-- PROBLEM TO WORK ON --
Print, in exact form, the lines below from the one containing "In a redox titration, 22.69" through the one containing "A stock solution", and omit all others.

-- DATA FOR REVIEW --
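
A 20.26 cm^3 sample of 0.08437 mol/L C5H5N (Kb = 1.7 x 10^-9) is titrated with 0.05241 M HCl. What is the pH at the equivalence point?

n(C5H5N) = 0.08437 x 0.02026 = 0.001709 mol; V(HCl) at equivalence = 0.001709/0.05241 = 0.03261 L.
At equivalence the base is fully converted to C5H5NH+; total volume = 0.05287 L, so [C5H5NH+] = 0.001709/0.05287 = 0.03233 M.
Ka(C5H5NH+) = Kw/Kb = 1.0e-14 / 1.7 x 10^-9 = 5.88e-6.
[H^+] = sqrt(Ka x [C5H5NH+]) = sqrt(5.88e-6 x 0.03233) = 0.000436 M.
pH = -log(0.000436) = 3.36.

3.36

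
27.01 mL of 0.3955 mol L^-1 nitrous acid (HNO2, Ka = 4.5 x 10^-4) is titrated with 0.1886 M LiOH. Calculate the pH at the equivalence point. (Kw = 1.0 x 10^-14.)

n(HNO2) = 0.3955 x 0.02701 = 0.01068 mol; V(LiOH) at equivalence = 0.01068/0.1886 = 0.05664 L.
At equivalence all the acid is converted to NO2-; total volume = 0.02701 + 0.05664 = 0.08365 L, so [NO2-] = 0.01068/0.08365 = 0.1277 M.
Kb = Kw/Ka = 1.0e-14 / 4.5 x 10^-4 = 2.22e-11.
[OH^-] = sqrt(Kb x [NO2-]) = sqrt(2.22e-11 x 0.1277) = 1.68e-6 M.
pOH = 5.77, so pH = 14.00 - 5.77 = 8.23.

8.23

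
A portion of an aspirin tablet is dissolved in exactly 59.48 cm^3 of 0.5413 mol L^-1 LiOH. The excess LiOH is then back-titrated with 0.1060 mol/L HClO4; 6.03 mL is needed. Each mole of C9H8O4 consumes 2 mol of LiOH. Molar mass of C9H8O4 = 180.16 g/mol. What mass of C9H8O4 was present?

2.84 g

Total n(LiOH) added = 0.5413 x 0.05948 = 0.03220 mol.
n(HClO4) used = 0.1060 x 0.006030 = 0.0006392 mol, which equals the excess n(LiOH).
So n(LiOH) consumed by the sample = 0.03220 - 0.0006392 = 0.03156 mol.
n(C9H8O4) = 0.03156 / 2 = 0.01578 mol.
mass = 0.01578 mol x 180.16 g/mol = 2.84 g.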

---

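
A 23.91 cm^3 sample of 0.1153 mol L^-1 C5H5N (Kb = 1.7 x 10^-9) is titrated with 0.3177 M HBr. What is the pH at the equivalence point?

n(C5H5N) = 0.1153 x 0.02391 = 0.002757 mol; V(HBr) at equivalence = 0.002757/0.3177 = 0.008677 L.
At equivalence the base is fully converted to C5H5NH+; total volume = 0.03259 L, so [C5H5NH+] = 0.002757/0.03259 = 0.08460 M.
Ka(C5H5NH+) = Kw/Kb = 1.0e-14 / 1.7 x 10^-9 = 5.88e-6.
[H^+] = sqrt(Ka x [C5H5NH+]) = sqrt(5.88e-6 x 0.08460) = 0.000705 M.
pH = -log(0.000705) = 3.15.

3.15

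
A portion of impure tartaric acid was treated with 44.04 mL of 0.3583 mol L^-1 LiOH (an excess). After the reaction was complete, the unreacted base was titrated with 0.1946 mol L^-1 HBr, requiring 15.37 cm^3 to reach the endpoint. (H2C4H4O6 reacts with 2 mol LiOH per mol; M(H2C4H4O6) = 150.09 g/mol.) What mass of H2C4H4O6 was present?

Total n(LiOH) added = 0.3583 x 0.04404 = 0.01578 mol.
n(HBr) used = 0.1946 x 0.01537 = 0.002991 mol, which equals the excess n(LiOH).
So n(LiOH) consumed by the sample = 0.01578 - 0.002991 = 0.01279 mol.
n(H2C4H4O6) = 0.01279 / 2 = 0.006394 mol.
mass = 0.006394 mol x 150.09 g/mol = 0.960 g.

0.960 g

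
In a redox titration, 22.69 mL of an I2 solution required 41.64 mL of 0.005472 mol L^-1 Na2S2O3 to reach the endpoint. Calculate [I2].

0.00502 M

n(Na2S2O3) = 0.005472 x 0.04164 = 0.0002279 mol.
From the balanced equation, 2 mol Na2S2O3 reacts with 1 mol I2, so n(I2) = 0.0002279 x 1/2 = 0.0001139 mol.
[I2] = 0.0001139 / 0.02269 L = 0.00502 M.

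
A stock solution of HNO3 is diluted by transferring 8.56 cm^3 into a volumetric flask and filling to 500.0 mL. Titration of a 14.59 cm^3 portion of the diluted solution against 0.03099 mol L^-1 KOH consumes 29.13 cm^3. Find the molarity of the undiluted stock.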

-- WRITTEN ANSWER --
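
In a redox titration, 22.69 mL of an I2 solution required 41.64 mL of 0.005472 mol L^-1 Na2S2O3 to reach the endpoint. Calculate [I2].

0.00502 M

n(Na2S2O3) = 0.005472 x 0.04164 = 0.0002279 mol.
From the balanced equation, 2 mol Na2S2O3 reacts with 1 mol I2, so n(I2) = 0.0002279 x 1/2 = 0.0001139 mol.
[I2] = 0.0001139 / 0.02269 L = 0.00502 M.

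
A stock solution of HNO3 is diluted by transferring 8.56 cm^3 into a volumetric flask and filling to 500.0 mL. Titration of a 14.59 cm^3 portion of the diluted solution against 0.03099 mol L^-1 KOH consumes 29.13 cm^3. Find the molarity of the undiluted stock.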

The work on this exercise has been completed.